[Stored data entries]
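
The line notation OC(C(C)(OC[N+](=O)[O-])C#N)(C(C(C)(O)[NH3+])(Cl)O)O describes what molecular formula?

C8H15ClN3O7+

Heavy atoms from the SMILES: 8 C, 1 Cl, 3 N, 7 O.
Implicit hydrogens by atom environment:
  5 × C: no H
  4 × O: 1 H each → 4
  2 × C: 3 H each → 6
  2 × O: no H
  1 × C: 2 H
  1 × Cl: no H
  1 × N (charge +1): 3 H
  1 × N: no H
  1 × N (charge +1): no H
  1 × O (charge -1): no H
  Total hydrogens = 15.
Net charge +1.
Molecular formula: C8H15ClN3O7+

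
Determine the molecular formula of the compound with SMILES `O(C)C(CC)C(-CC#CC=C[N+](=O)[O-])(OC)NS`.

C11H18N2O4S

Heavy atoms from the SMILES: 11 C, 2 N, 4 O, 1 S.
Implicit hydrogens by atom environment:
  3 × C: 3 H each → 9
  3 × C: 1 H each → 3
  3 × C: no H
  3 × O: no H
  2 × C: 2 H each → 4
  1 × N: 1 H
  1 × N (charge +1): no H
  1 × O (charge -1): no H
  1 × S: 1 H
  Total hydrogens = 18.
Molecular formula: C11H18N2O4S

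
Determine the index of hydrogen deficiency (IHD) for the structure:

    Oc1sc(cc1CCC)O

3

Molecular formula from the SMILES: C7H10O2S.
DoU = (2C + 2 + N − H − X)/2 = (2·7 + 2 + 0 − 10 − 0)/2 = 6/2 = 3.
(Structurally: 1 ring(s) + 2 π bond(s) = 3.)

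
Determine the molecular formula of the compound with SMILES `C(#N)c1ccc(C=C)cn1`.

C8H6N2

Heavy atoms from the SMILES: 8 C, 2 N.
Implicit hydrogens by atom environment:
  3 × C (aromatic): 1 H each → 3
  2 × C (aromatic): no H
  1 × C: 2 H
  1 × C: 1 H
  1 × C: no H
  1 × N (aromatic): no H
  1 × N: no H
  Total hydrogens = 6.
Molecular formula: C8H6N2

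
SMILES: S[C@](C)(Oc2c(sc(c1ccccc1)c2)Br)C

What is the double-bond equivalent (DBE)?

7

Molecular formula from the SMILES: C13H13BrOS2.
DoU = (2C + 2 + N − H − X)/2 = (2·13 + 2 + 0 − 13 − 1)/2 = 14/2 = 7.
(Structurally: 2 ring(s) + 5 π bond(s) = 7.)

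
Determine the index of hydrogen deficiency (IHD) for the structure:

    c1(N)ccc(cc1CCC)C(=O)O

5

Molecular formula from the SMILES: C10H13NO2.
DoU = (2C + 2 + N − H − X)/2 = (2·10 + 2 + 1 − 13 − 0)/2 = 10/2 = 5.
(Structurally: 1 ring(s) + 4 π bond(s) = 5.)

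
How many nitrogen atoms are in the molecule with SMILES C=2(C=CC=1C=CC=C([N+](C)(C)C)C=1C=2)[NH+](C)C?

2

The symbol for nitrogen appears 2 times in the SMILES.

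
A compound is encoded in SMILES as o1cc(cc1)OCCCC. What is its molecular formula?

C8H12O2

Heavy atoms from the SMILES: 8 C, 2 O.
Implicit hydrogens by atom environment:
  3 × C: 2 H each → 6
  3 × C (aromatic): 1 H each → 3
  1 × C: 3 H
  1 × C (aromatic): no H
  1 × O (aromatic): no H
  1 × O: no H
  Total hydrogens = 12.
Molecular formula: C8H12O2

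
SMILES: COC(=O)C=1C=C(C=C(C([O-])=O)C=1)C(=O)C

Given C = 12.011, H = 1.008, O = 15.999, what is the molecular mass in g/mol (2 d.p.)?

221.19

Molecular formula: C11H9O5-.
M = 11×12.011 + 9×1.008 + 5×15.999 = 221.19 g/mol.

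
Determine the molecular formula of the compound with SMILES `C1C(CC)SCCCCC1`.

Heavy atoms from the SMILES: 9 C, 1 S.
Implicit hydrogens by atom environment:
  7 × C: 2 H each → 14
  1 × C: 3 H
  1 × C: 1 H
  1 × S: no H
  Total hydrogens = 18.
Molecular formula: C9H18S

C9H18S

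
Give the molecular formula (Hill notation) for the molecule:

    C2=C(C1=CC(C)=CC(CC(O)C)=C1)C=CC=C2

C16H18O

Heavy atoms from the SMILES: 16 C, 1 O.
Implicit hydrogens by atom environment:
  8 × C (aromatic): 1 H each → 8
  4 × C (aromatic): no H
  2 × C: 3 H each → 6
  1 × C: 2 H
  1 × C: 1 H
  1 × O: 1 H
  Total hydrogens = 18.
Molecular formula: C16H18O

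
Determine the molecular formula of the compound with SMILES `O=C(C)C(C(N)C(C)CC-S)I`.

Heavy atoms from the SMILES: 8 C, 1 I, 1 N, 1 O, 1 S.
Implicit hydrogens by atom environment:
  3 × C: 1 H each → 3
  2 × C: 3 H each → 6
  2 × C: 2 H each → 4
  1 × C: no H
  1 × I: no H
  1 × N: 2 H
  1 × O: no H
  1 × S: 1 H
  Total hydrogens = 16.
Molecular formula: C8H16INOS

C8H16INOS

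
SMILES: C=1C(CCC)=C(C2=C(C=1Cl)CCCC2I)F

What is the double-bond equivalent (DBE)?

5

Molecular formula from the SMILES: C13H15ClFI.
DoU = (2C + 2 + N − H − X)/2 = (2·13 + 2 + 0 − 15 − 3)/2 = 10/2 = 5.
(Structurally: 2 ring(s) + 3 π bond(s) = 5.)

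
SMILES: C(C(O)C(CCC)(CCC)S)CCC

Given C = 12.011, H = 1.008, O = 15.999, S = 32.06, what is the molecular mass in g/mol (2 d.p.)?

Molecular formula: C12H26OS.
M = 12×12.011 + 26×1.008 + 1×15.999 + 1×32.06 = 218.40 g/mol.

218.40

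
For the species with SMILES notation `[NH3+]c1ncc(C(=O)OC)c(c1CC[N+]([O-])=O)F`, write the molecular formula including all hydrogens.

C9H11FN3O4+

Heavy atoms from the SMILES: 9 C, 1 F, 3 N, 4 O.
Implicit hydrogens by atom environment:
  4 × C (aromatic): no H
  3 × O: no H
  2 × C: 2 H each → 4
  1 × C: 3 H
  1 × C (aromatic): 1 H
  1 × C: no H
  1 × F: no H
  1 × N (charge +1): 3 H
  1 × N (aromatic): no H
  1 × N (charge +1): no H
  1 × O (charge -1): no H
  Total hydrogens = 11.
Net charge +1.
Molecular formula: C9H11FN3O4+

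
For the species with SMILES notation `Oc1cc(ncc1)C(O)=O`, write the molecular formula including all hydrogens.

C6H5NO3

Heavy atoms from the SMILES: 6 C, 1 N, 3 O.
Implicit hydrogens by atom environment:
  3 × C (aromatic): 1 H each → 3
  2 × C (aromatic): no H
  2 × O: 1 H each → 2
  1 × C: no H
  1 × N (aromatic): no H
  1 × O: no H
  Total hydrogens = 5.
Molecular formula: C6H5NO3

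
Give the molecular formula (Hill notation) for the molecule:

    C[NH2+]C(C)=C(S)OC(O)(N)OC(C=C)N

C8H18N3O3S+

Heavy atoms from the SMILES: 8 C, 3 N, 3 O, 1 S.
Implicit hydrogens by atom environment:
  3 × C: no H
  2 × C: 3 H each → 6
  2 × C: 1 H each → 2
  2 × N: 2 H each → 4
  2 × O: no H
  1 × C: 2 H
  1 × N (charge +1): 2 H
  1 × O: 1 H
  1 × S: 1 H
  Total hydrogens = 18.
Net charge +1.
Molecular formula: C8H18N3O3S+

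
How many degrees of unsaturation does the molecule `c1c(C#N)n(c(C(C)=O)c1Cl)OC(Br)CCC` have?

6

Molecular formula from the SMILES: C11H12BrClN2O2.
DoU = (2C + 2 + N − H − X)/2 = (2·11 + 2 + 2 − 12 − 2)/2 = 12/2 = 6.
(Structurally: 1 ring(s) + 5 π bond(s) = 6.)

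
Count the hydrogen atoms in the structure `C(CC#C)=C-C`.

Hydrogens are implicit in SMILES; fill each atom to its normal valence:
  3 × C: 1 H each → 3
  1 × C: 3 H
  1 × C: 2 H
  1 × C: no H
  Total hydrogens = 8.

8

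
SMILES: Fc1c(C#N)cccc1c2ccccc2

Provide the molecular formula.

C13H8FN

Heavy atoms from the SMILES: 13 C, 1 F, 1 N.
Implicit hydrogens by atom environment:
  8 × C (aromatic): 1 H each → 8
  4 × C (aromatic): no H
  1 × C: no H
  1 × F: no H
  1 × N: no H
  Total hydrogens = 8.
Molecular formula: C13H8FN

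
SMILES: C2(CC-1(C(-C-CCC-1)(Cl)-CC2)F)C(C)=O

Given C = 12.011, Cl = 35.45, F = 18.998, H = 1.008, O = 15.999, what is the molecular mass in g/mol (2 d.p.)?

Molecular formula: C12H18ClFO.
M = 12×12.011 + 1×35.45 + 1×18.998 + 18×1.008 + 1×15.999 = 232.72 g/mol.

232.72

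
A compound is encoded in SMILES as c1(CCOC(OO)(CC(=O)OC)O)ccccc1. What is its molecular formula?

C12H16O6

Heavy atoms from the SMILES: 12 C, 6 O.
Implicit hydrogens by atom environment:
  5 × C (aromatic): 1 H each → 5
  4 × O: no H
  3 × C: 2 H each → 6
  2 × C: no H
  2 × O: 1 H each → 2
  1 × C: 3 H
  1 × C (aromatic): no H
  Total hydrogens = 16.
Molecular formula: C12H16O6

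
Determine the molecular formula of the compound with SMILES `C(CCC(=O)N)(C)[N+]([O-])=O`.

C5H10N2O3

Heavy atoms from the SMILES: 5 C, 2 N, 3 O.
Implicit hydrogens by atom environment:
  2 × C: 2 H each → 4
  2 × O: no H
  1 × C: 3 H
  1 × C: 1 H
  1 × C: no H
  1 × N: 2 H
  1 × N (charge +1): no H
  1 × O (charge -1): no H
  Total hydrogens = 10.
Molecular formula: C5H10N2O3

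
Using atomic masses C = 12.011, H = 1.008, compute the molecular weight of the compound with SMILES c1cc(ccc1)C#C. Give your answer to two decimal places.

Molecular formula: C8H6.
M = 8×12.011 + 6×1.008 = 102.14 g/mol.

102.14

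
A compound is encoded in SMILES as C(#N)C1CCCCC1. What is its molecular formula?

Heavy atoms from the SMILES: 7 C, 1 N.
Implicit hydrogens by atom environment:
  5 × C: 2 H each → 10
  1 × C: 1 H
  1 × C: no H
  1 × N: no H
  Total hydrogens = 11.
Molecular formula: C7H11N

C7H11N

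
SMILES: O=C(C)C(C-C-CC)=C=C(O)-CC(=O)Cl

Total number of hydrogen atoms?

Hydrogens are implicit in SMILES; fill each atom to its normal valence:
  5 × C: no H
  4 × C: 2 H each → 8
  2 × C: 3 H each → 6
  2 × O: no H
  1 × Cl: no H
  1 × O: 1 H
  Total hydrogens = 15.

15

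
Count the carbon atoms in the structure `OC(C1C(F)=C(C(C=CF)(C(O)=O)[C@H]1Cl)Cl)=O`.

9

The symbol for carbon appears 9 times in the SMILES. (Cl is a single chlorine, not C + l.)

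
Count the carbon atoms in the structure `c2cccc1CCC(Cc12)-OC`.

The symbol for carbon appears 11 times in the SMILES. Lowercase c denotes aromatic carbon and counts toward C.

11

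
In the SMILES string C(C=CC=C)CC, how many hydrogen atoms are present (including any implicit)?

Hydrogens are implicit in SMILES; fill each atom to its normal valence:
  3 × C: 2 H each → 6
  3 × C: 1 H each → 3
  1 × C: 3 H
  Total hydrogens = 12.

12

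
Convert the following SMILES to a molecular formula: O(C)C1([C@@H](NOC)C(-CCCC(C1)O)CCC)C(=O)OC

Heavy atoms from the SMILES: 15 C, 1 N, 5 O.
Implicit hydrogens by atom environment:
  6 × C: 2 H each → 12
  4 × C: 3 H each → 12
  4 × O: no H
  3 × C: 1 H each → 3
  2 × C: no H
  1 × N: 1 H
  1 × O: 1 H
  Total hydrogens = 29.
Molecular formula: C15H29NO5

C15H29NO5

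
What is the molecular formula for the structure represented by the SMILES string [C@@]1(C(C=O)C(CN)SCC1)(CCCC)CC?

C13H25NOS

Heavy atoms from the SMILES: 13 C, 1 N, 1 O, 1 S.
Implicit hydrogens by atom environment:
  7 × C: 2 H each → 14
  3 × C: 1 H each → 3
  2 × C: 3 H each → 6
  1 × C: no H
  1 × N: 2 H
  1 × O: no H
  1 × S: no H
  Total hydrogens = 25.
Molecular formula: C13H25NOS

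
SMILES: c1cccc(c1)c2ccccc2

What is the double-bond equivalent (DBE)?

8

Molecular formula from the SMILES: C12H10.
DoU = (2C + 2 + N − H − X)/2 = (2·12 + 2 + 0 − 10 − 0)/2 = 16/2 = 8.
(Structurally: 2 ring(s) + 6 π bond(s) = 8.)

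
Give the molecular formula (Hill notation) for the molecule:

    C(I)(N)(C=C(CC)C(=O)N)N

C6H12IN3O

Heavy atoms from the SMILES: 6 C, 1 I, 3 N, 1 O.
Implicit hydrogens by atom environment:
  3 × C: no H
  3 × N: 2 H each → 6
  1 × C: 3 H
  1 × C: 2 H
  1 × C: 1 H
  1 × I: no H
  1 × O: no H
  Total hydrogens = 12.
Molecular formula: C6H12IN3O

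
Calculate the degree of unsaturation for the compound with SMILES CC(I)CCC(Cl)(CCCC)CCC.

0

Molecular formula from the SMILES: C12H24ClI.
DoU = (2C + 2 + N − H − X)/2 = (2·12 + 2 + 0 − 24 − 2)/2 = 0/2 = 0.
(Structurally: 0 ring(s) + 0 π bond(s) = 0.)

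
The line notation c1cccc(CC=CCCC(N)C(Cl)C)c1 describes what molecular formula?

C14H20ClN

Heavy atoms from the SMILES: 14 C, 1 Cl, 1 N.
Implicit hydrogens by atom environment:
  5 × C (aromatic): 1 H each → 5
  4 × C: 1 H each → 4
  3 × C: 2 H each → 6
  1 × C: 3 H
  1 × C (aromatic): no H
  1 × Cl: no H
  1 × N: 2 H
  Total hydrogens = 20.
Molecular formula: C14H20ClN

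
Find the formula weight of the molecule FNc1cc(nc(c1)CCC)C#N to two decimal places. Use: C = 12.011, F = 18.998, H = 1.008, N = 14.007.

179.20

Molecular formula: C9H10FN3.
M = 9×12.011 + 1×18.998 + 10×1.008 + 3×14.007 = 179.20 g/mol.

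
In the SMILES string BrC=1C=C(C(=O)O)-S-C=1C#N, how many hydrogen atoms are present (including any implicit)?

Hydrogens are implicit in SMILES; fill each atom to its normal valence:
  3 × C (aromatic): no H
  2 × C: no H
  1 × Br: no H
  1 × C (aromatic): 1 H
  1 × N: no H
  1 × O: 1 H
  1 × O: no H
  1 × S (aromatic): no H
  Total hydrogens = 2.

2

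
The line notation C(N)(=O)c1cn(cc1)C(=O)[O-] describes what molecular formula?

C6H5N2O3-

Heavy atoms from the SMILES: 6 C, 2 N, 3 O.
Implicit hydrogens by atom environment:
  3 × C (aromatic): 1 H each → 3
  2 × C: no H
  2 × O: no H
  1 × C (aromatic): no H
  1 × N: 2 H
  1 × N (aromatic): no H
  1 × O (charge -1): no H
  Total hydrogens = 5.
Net charge -1.
Molecular formula: C6H5N2O3-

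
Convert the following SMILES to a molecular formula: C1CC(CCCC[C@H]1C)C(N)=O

C10H19NO

Heavy atoms from the SMILES: 10 C, 1 N, 1 O.
Implicit hydrogens by atom environment:
  6 × C: 2 H each → 12
  2 × C: 1 H each → 2
  1 × C: 3 H
  1 × C: no H
  1 × N: 2 H
  1 × O: no H
  Total hydrogens = 19.
Molecular formula: C10H19NO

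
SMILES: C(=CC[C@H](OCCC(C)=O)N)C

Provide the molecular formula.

C9H17NO2

Heavy atoms from the SMILES: 9 C, 1 N, 2 O.
Implicit hydrogens by atom environment:
  3 × C: 2 H each → 6
  3 × C: 1 H each → 3
  2 × C: 3 H each → 6
  2 × O: no H
  1 × C: no H
  1 × N: 2 H
  Total hydrogens = 17.
Molecular formula: C9H17NO2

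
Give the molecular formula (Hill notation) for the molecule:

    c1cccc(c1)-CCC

Heavy atoms from the SMILES: 9 C.
Implicit hydrogens by atom environment:
  5 × C (aromatic): 1 H each → 5
  2 × C: 2 H each → 4
  1 × C: 3 H
  1 × C (aromatic): no H
  Total hydrogens = 12.
Molecular formula: C9H12

C9H12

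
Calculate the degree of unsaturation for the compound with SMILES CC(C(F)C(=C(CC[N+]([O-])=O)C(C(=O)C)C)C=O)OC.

4

Molecular formula from the SMILES: C13H20FNO5.
DoU = (2C + 2 + N − H − X)/2 = (2·13 + 2 + 1 − 20 − 1)/2 = 8/2 = 4.
(Structurally: 0 ring(s) + 4 π bond(s) = 4.)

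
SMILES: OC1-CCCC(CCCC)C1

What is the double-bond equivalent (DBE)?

1

Molecular formula from the SMILES: C10H20O.
DoU = (2C + 2 + N − H − X)/2 = (2·10 + 2 + 0 − 20 − 0)/2 = 2/2 = 1.
(Structurally: 1 ring(s) + 0 π bond(s) = 1.)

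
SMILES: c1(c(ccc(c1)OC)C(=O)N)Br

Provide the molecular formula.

C8H8BrNO2

Heavy atoms from the SMILES: 1 Br, 8 C, 1 N, 2 O.
Implicit hydrogens by atom environment:
  3 × C (aromatic): 1 H each → 3
  3 × C (aromatic): no H
  2 × O: no H
  1 × Br: no H
  1 × C: 3 H
  1 × C: no H
  1 × N: 2 H
  Total hydrogens = 8.
Molecular formula: C8H8BrNO2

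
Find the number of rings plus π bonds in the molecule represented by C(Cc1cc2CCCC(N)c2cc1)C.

Molecular formula from the SMILES: C13H19N.
DoU = (2C + 2 + N − H − X)/2 = (2·13 + 2 + 1 − 19 − 0)/2 = 10/2 = 5.
(Structurally: 2 ring(s) + 3 π bond(s) = 5.)

5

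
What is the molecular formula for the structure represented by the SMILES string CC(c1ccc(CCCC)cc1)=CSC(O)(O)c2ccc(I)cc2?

Heavy atoms from the SMILES: 20 C, 1 I, 2 O, 1 S.
Implicit hydrogens by atom environment:
  8 × C (aromatic): 1 H each → 8
  4 × C (aromatic): no H
  3 × C: 2 H each → 6
  2 × C: 3 H each → 6
  2 × C: no H
  2 × O: 1 H each → 2
  1 × C: 1 H
  1 × I: no H
  1 × S: no H
  Total hydrogens = 23.
Molecular formula: C20H23IO2S

C20H23IO2S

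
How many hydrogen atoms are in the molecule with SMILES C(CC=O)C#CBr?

Hydrogens are implicit in SMILES; fill each atom to its normal valence:
  2 × C: 2 H each → 4
  2 × C: no H
  1 × Br: no H
  1 × C: 1 H
  1 × O: no H
  Total hydrogens = 5.

5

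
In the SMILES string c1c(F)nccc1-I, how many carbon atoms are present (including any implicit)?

The symbol for carbon appears 5 times in the SMILES. Lowercase c denotes aromatic carbon and counts toward C.

5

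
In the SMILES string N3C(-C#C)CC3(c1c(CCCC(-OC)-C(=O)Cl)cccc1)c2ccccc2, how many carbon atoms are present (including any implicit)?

23

The symbol for carbon appears 23 times in the SMILES. Lowercase c denotes aromatic carbon and counts toward C.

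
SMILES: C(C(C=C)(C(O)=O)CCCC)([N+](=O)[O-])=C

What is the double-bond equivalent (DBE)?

Molecular formula from the SMILES: C10H15NO4.
DoU = (2C + 2 + N − H − X)/2 = (2·10 + 2 + 1 − 15 − 0)/2 = 8/2 = 4.
(Structurally: 0 ring(s) + 4 π bond(s) = 4.)

4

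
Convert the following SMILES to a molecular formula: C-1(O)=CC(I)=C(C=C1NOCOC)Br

C8H9BrINO3

Heavy atoms from the SMILES: 1 Br, 8 C, 1 I, 1 N, 3 O.
Implicit hydrogens by atom environment:
  4 × C (aromatic): no H
  2 × C (aromatic): 1 H each → 2
  2 × O: no H
  1 × Br: no H
  1 × C: 3 H
  1 × C: 2 H
  1 × I: no H
  1 × N: 1 H
  1 × O: 1 H
  Total hydrogens = 9.
Molecular formula: C8H9BrINO3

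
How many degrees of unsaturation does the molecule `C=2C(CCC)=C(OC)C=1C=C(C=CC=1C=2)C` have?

Molecular formula from the SMILES: C15H18O.
DoU = (2C + 2 + N − H − X)/2 = (2·15 + 2 + 0 − 18 − 0)/2 = 14/2 = 7.
(Structurally: 2 ring(s) + 5 π bond(s) = 7.)

7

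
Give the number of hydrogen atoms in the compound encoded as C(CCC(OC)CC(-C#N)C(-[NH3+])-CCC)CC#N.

Hydrogens are implicit in SMILES; fill each atom to its normal valence:
  7 × C: 2 H each → 14
  3 × C: 1 H each → 3
  2 × C: 3 H each → 6
  2 × C: no H
  2 × N: no H
  1 × N (charge +1): 3 H
  1 × O: no H
  Total hydrogens = 26.

26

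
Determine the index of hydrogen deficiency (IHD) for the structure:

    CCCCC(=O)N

1

Molecular formula from the SMILES: C5H11NO.
DoU = (2C + 2 + N − H − X)/2 = (2·5 + 2 + 1 − 11 − 0)/2 = 2/2 = 1.
(Structurally: 0 ring(s) + 1 π bond(s) = 1.)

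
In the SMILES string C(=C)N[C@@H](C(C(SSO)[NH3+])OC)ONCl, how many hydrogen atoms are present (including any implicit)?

15

Hydrogens are implicit in SMILES; fill each atom to its normal valence:
  4 × C: 1 H each → 4
  2 × N: 1 H each → 2
  2 × O: no H
  2 × S: no H
  1 × C: 3 H
  1 × C: 2 H
  1 × Cl: no H
  1 × N (charge +1): 3 H
  1 × O: 1 H
  Total hydrogens = 15.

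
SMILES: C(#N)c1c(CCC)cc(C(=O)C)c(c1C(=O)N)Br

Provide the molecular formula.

C13H13BrN2O2

Heavy atoms from the SMILES: 1 Br, 13 C, 2 N, 2 O.
Implicit hydrogens by atom environment:
  5 × C (aromatic): no H
  3 × C: no H
  2 × C: 3 H each → 6
  2 × C: 2 H each → 4
  2 × O: no H
  1 × Br: no H
  1 × C (aromatic): 1 H
  1 × N: 2 H
  1 × N: no H
  Total hydrogens = 13.
Molecular formula: C13H13BrN2O2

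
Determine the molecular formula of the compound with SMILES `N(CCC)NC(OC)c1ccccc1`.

C11H18N2O

Heavy atoms from the SMILES: 11 C, 2 N, 1 O.
Implicit hydrogens by atom environment:
  5 × C (aromatic): 1 H each → 5
  2 × C: 3 H each → 6
  2 × C: 2 H each → 4
  2 × N: 1 H each → 2
  1 × C: 1 H
  1 × C (aromatic): no H
  1 × O: no H
  Total hydrogens = 18.
Molecular formula: C11H18N2O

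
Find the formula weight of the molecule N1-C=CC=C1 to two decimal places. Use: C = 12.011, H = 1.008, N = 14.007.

Molecular formula: C4H5N.
M = 4×12.011 + 5×1.008 + 1×14.007 = 67.09 g/mol.

67.09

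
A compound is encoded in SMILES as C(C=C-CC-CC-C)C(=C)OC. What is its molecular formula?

Heavy atoms from the SMILES: 11 C, 1 O.
Implicit hydrogens by atom environment:
  6 × C: 2 H each → 12
  2 × C: 3 H each → 6
  2 × C: 1 H each → 2
  1 × C: no H
  1 × O: no H
  Total hydrogens = 20.
Molecular formula: C11H20O

C11H20O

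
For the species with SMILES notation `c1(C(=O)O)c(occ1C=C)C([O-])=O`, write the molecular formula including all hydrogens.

C8H5O5-

Heavy atoms from the SMILES: 8 C, 5 O.
Implicit hydrogens by atom environment:
  3 × C (aromatic): no H
  2 × C: no H
  2 × O: no H
  1 × C: 2 H
  1 × C (aromatic): 1 H
  1 × C: 1 H
  1 × O: 1 H
  1 × O (aromatic): no H
  1 × O (charge -1): no H
  Total hydrogens = 5.
Net charge -1.
Molecular formula: C8H5O5-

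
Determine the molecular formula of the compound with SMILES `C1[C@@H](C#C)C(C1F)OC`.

Heavy atoms from the SMILES: 7 C, 1 F, 1 O.
Implicit hydrogens by atom environment:
  4 × C: 1 H each → 4
  1 × C: 3 H
  1 × C: 2 H
  1 × C: no H
  1 × F: no H
  1 × O: no H
  Total hydrogens = 9.
Molecular formula: C7H9FO

C7H9FO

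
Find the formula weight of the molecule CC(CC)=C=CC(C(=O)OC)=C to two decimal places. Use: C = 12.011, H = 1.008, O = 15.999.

Molecular formula: C10H14O2.
M = 10×12.011 + 14×1.008 + 2×15.999 = 166.22 g/mol.

166.22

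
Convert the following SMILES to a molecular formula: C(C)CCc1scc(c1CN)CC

C11H19NS

Heavy atoms from the SMILES: 11 C, 1 N, 1 S.
Implicit hydrogens by atom environment:
  5 × C: 2 H each → 10
  3 × C (aromatic): no H
  2 × C: 3 H each → 6
  1 × C (aromatic): 1 H
  1 × N: 2 H
  1 × S (aromatic): no H
  Total hydrogens = 19.
Molecular formula: C11H19NS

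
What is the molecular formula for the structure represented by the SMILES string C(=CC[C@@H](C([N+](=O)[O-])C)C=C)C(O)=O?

Heavy atoms from the SMILES: 9 C, 1 N, 4 O.
Implicit hydrogens by atom environment:
  5 × C: 1 H each → 5
  2 × C: 2 H each → 4
  2 × O: no H
  1 × C: 3 H
  1 × C: no H
  1 × N (charge +1): no H
  1 × O: 1 H
  1 × O (charge -1): no H
  Total hydrogens = 13.
Molecular formula: C9H13NO4

C9H13NO4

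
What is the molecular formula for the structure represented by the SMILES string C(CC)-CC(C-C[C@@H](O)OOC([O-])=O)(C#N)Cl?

C10H15ClNO5-

Heavy atoms from the SMILES: 10 C, 1 Cl, 1 N, 5 O.
Implicit hydrogens by atom environment:
  5 × C: 2 H each → 10
  3 × C: no H
  3 × O: no H
  1 × C: 3 H
  1 × C: 1 H
  1 × Cl: no H
  1 × N: no H
  1 × O: 1 H
  1 × O (charge -1): no H
  Total hydrogens = 15.
Net charge -1.
Molecular formula: C10H15ClNO5-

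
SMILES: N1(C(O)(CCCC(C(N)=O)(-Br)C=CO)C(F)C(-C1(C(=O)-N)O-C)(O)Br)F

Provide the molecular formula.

Heavy atoms from the SMILES: 2 Br, 13 C, 2 F, 3 N, 6 O.
Implicit hydrogens by atom environment:
  6 × C: no H
  3 × C: 2 H each → 6
  3 × C: 1 H each → 3
  3 × O: 1 H each → 3
  3 × O: no H
  2 × Br: no H
  2 × F: no H
  2 × N: 2 H each → 4
  1 × C: 3 H
  1 × N: no H
  Total hydrogens = 19.
Molecular formula: C13H19Br2F2N3O6

C13H19Br2F2N3O6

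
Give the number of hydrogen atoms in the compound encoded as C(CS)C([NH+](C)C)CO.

16

Hydrogens are implicit in SMILES; fill each atom to its normal valence:
  3 × C: 2 H each → 6
  2 × C: 3 H each → 6
  1 × C: 1 H
  1 × N (charge +1): 1 H
  1 × O: 1 H
  1 × S: 1 H
  Total hydrogens = 16.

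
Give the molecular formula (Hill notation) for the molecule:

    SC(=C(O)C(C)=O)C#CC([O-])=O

C7H5O4S-

Heavy atoms from the SMILES: 7 C, 4 O, 1 S.
Implicit hydrogens by atom environment:
  6 × C: no H
  2 × O: no H
  1 × C: 3 H
  1 × O: 1 H
  1 × O (charge -1): no H
  1 × S: 1 H
  Total hydrogens = 5.
Net charge -1.
Molecular formula: C7H5O4S-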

• Required work: From the entries above, give again exactly the lines running from the line with "C2=C(C1=CC(C)=CC(CC(O)C)=C1)C=CC=C2" to the line with "SMILES: C(C(O)C(CCC)(CCC)S)CCC"; include both of those lines.

• Solution for this problem:
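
    C2=C(C1=CC(C)=CC(CC(O)C)=C1)C=CC=C2

C16H18O

Heavy atoms from the SMILES: 16 C, 1 O.
Implicit hydrogens by atom environment:
  8 × C (aromatic): 1 H each → 8
  4 × C (aromatic): no H
  2 × C: 3 H each → 6
  1 × C: 2 H
  1 × C: 1 H
  1 × O: 1 H
  Total hydrogens = 18.
Molecular formula: C16H18O

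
Determine the molecular formula of the compound with SMILES `O=C(C)C(C(N)C(C)CC-S)I`.

Heavy atoms from the SMILES: 8 C, 1 I, 1 N, 1 O, 1 S.
Implicit hydrogens by atom environment:
  3 × C: 1 H each → 3
  2 × C: 3 H each → 6
  2 × C: 2 H each → 4
  1 × C: no H
  1 × I: no H
  1 × N: 2 H
  1 × O: no H
  1 × S: 1 H
  Total hydrogens = 16.
Molecular formula: C8H16INOS

C8H16INOS

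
SMILES: C=1C(CCC)=C(C2=C(C=1Cl)CCCC2I)F

What is the double-bond equivalent (DBE)?

5

Molecular formula from the SMILES: C13H15ClFI.
DoU = (2C + 2 + N − H − X)/2 = (2·13 + 2 + 0 − 15 − 3)/2 = 10/2 = 5.
(Structurally: 2 ring(s) + 3 π bond(s) = 5.)

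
SMILES: C(C(O)C(CCC)(CCC)S)CCC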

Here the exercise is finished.